» **TRY IT**
Scan the records for "below" and copy each line that contains it.

» **GIVEN INFORMATION**
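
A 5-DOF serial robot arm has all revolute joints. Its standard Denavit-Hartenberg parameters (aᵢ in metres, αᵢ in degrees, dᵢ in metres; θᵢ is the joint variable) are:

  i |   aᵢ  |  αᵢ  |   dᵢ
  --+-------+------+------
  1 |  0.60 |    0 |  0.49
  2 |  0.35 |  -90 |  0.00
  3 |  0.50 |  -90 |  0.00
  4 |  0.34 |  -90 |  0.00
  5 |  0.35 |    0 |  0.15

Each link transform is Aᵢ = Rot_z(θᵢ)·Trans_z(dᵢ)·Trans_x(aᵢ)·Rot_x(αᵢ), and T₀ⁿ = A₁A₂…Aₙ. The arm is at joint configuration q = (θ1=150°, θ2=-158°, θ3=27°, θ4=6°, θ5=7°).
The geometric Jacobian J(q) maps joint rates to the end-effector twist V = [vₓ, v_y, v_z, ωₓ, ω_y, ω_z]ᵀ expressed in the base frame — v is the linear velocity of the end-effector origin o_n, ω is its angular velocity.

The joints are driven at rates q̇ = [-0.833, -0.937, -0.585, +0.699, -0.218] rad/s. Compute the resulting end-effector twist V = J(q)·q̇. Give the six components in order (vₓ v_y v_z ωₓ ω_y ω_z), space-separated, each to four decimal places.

o_n = [0.8459, -0.1151, -0.0022]
J₁: ẑ×o_n = [0.1151, 0.8459, -0.0000], ω = ẑ
J2: z=[0.0000, 0.0000, 1.0000] o=[-0.5196, 0.3000, 0.4900] → [0.4151, 1.3655, -0.0000, 0.0000, 0.0000, 1.0000]
J3: z=[0.1392, 0.9903, 0.0000] o=[-0.1730, 0.2513, 0.4900] → [-0.4874, 0.0685, -1.0600, 0.1392, 0.9903, 0.0000]
J4: z=[-0.4496, 0.0632, -0.8910] o=[0.2681, 0.1893, 0.2630] → [-0.2880, -0.6340, 0.1003, -0.4496, 0.0632, -0.8910]
J5: z=[-0.2306, -0.9719, 0.0475] o=[0.5616, 0.1122, 0.1095] → [0.1194, -0.0123, 0.3288, -0.2306, -0.9719, 0.0475]
V = J·q̇ = [-0.4270, -2.4647, 0.6186, -0.3454, -0.3233, -2.4032]

-0.4270 -2.4647 0.6186 -0.3454 -0.3233 -2.4032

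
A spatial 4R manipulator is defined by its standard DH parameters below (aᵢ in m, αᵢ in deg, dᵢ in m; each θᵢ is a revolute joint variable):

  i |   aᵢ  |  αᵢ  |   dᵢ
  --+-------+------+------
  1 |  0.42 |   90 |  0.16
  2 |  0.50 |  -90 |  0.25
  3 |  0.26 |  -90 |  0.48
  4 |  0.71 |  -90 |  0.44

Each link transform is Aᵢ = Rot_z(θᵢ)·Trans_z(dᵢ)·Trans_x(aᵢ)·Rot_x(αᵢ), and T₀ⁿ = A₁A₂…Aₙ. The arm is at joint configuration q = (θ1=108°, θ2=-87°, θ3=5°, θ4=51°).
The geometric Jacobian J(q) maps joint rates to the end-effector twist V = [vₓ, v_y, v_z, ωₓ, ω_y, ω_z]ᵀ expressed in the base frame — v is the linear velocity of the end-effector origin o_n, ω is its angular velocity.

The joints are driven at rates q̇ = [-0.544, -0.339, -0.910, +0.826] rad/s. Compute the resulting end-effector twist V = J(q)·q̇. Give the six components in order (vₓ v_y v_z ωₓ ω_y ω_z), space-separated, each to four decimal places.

1.0200 -0.3294 -0.0166 -0.8230 -1.2269 -0.5197

o_n = [-0.3642, 0.3121, -1.0079]
J₁: ẑ×o_n = [-0.3121, -0.3642, 0.0000], ω = ẑ
J2: z=[0.9511, 0.3090, 0.0000] o=[-0.1298, 0.3994, 0.1600] → [-0.3609, 1.1108, -0.0107, 0.9511, 0.3090, 0.0000]
J3: z=[-0.3086, 0.9498, 0.0523] o=[0.0999, 0.5016, -0.3393] → [-0.6251, -0.2306, 0.4992, -0.3086, 0.9498, 0.0523]
J4: z=[-0.9460, -0.3122, 0.0870] o=[-0.0740, 0.9634, -0.5728] → [0.1925, -0.4369, 0.5255, -0.9460, -0.3122, 0.0870]
V = J·q̇ = [1.0200, -0.3294, -0.0166, -0.8230, -1.2269, -0.5197]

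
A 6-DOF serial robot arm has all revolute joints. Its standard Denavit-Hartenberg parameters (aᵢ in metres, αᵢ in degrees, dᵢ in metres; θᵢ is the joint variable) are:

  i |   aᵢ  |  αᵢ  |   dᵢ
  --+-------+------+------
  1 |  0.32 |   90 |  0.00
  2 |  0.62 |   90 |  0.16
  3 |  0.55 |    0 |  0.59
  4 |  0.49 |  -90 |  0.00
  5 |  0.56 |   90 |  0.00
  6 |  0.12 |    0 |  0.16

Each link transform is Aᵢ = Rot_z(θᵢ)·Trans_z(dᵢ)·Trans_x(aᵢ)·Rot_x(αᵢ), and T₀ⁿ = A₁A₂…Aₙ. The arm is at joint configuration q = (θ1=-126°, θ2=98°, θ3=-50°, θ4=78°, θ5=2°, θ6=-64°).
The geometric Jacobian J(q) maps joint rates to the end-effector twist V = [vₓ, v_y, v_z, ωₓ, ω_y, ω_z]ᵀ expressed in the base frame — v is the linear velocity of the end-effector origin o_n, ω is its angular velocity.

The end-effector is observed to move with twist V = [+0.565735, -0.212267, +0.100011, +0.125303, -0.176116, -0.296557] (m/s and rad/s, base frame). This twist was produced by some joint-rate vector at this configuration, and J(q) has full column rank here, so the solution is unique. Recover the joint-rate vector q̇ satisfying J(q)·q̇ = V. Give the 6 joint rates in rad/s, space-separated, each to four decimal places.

o_n = [-0.5806, -0.5210, 2.0842]
J₁: ẑ×o_n = [0.5210, -0.5806, 0.0000], ω = ẑ
J2: z=[-0.8090, 0.5878, 0.0000] o=[-0.1881, -0.2589, 0.0000] → [1.2251, 1.6862, 0.4428, -0.8090, 0.5878, 0.0000]
J3: z=[-0.5821, -0.8011, 0.1392] o=[-0.2668, -0.0950, 0.6140] → [-1.1186, 0.8121, -0.0035, -0.5821, -0.8011, 0.1392]
J4: z=[-0.5821, -0.8011, 0.1392] o=[-0.2405, -0.7755, 1.0462] → [-0.8671, 0.5569, -0.4207, -0.5821, -0.8011, 0.1392]
J5: z=[-0.7527, 0.4661, -0.4649] o=[-0.3912, -0.5916, 1.4746] → [0.3170, 0.5470, 0.0351, -0.7527, 0.4661, -0.4649]
J6: z=[-0.5924, -0.7876, 0.1696] o=[-0.5519, -0.3659, 1.9612] → [-0.0706, 0.0680, 0.0693, -0.5924, -0.7876, 0.1696]
q̇ = J⁺·V = [-0.5360, 0.1600, -0.7870, 0.0410, -0.4290, 0.8480]

-0.5360 0.1600 -0.7870 0.0410 -0.4290 0.8480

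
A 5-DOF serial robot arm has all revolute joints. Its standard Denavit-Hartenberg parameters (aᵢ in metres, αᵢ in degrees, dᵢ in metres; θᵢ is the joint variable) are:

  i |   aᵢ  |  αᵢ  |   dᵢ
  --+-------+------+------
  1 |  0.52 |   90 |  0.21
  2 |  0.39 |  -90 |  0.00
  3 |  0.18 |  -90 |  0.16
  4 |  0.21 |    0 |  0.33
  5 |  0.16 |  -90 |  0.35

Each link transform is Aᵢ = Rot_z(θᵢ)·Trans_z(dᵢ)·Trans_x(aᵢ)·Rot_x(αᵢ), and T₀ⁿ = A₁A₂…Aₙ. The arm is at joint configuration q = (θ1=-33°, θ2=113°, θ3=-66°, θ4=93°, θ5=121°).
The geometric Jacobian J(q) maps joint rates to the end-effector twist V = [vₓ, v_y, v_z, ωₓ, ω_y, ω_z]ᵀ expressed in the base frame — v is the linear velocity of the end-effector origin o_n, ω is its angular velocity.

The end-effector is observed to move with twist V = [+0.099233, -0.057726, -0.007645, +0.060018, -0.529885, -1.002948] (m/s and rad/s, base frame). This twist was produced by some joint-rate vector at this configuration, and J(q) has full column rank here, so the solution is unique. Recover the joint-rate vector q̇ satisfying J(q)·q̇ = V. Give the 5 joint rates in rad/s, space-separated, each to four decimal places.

-0.3350 0.0790 -0.0510 -0.0060 -0.8120

o_n = [0.2017, 0.1592, 1.1389]
J₁: ẑ×o_n = [-0.1592, 0.2017, 0.0000], ω = ẑ
J2: z=[-0.5446, -0.8387, 0.0000] o=[0.4361, -0.2832, 0.2100] → [-0.7790, 0.5059, -0.4375, -0.5446, -0.8387, 0.0000]
J3: z=[-0.7720, 0.5013, -0.3907] o=[0.3083, -0.2002, 0.5690] → [0.4261, 0.4816, -0.2240, -0.7720, 0.5013, -0.3907]
J4: z=[-0.0778, 0.5355, 0.8409] o=[0.0712, -0.2423, 0.5739] → [-0.0350, 0.1537, -0.1011, -0.0778, 0.5355, 0.8409]
J5: z=[-0.0778, 0.5355, 0.8409] o=[0.2144, -0.1633, 0.9292] → [-0.1588, 0.0057, -0.0183, -0.0778, 0.5355, 0.8409]
q̇ = J⁺·V = [-0.3350, 0.0790, -0.0510, -0.0060, -0.8120]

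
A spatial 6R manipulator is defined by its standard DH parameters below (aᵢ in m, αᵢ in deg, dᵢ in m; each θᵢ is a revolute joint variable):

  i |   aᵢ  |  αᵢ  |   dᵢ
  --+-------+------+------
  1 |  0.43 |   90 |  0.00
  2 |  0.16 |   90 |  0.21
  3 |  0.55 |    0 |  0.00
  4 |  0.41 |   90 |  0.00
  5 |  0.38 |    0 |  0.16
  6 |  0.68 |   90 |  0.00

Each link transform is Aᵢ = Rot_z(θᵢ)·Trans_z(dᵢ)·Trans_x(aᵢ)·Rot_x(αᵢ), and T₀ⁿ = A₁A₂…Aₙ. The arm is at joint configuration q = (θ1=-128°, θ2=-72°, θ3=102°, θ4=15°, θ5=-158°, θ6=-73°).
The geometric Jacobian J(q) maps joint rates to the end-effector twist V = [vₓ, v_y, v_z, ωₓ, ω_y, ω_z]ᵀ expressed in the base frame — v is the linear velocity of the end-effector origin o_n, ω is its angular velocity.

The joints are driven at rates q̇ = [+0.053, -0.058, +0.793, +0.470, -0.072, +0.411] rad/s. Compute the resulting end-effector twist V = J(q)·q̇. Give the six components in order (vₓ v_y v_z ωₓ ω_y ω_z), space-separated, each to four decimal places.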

» **OUTPUT OF THE TASK**
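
A spatial 4R manipulator is defined by its standard DH parameters below (aᵢ in m, αᵢ in deg, dᵢ in m; each θᵢ is a revolute joint variable):
A spatial 6R manipulator is defined by its standard DH parameters below (aᵢ in m, αᵢ in deg, dᵢ in m; each θᵢ is a revolute joint variable):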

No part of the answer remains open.